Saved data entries
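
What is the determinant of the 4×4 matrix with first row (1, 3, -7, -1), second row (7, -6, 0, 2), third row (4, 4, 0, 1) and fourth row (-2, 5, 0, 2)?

Expand along column 3 (it has 3 zeros):
  + (-7) · M_13   where M_13 = det([7 -6 2; 4 4 1; -2 5 2]) = 137
det = (+1)·(-7)·(137) = -959

-959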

» DESCRIPTION OF THE TASK: Every entry is to be restated word for word, with nothing dropped.

» FINAL ANSWER:
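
What is the determinant of the 4×4 matrix with first row (1, 3, -7, -1), second row (7, -6, 0, 2), third row (4, 4, 0, 1) and fourth row (-2, 5, 0, 2)?

Expand along column 3 (it has 3 zeros):
  + (-7) · M_13   where M_13 = det([7 -6 2; 4 4 1; -2 5 2]) = 137
det = (+1)·(-7)·(137) = -959

-959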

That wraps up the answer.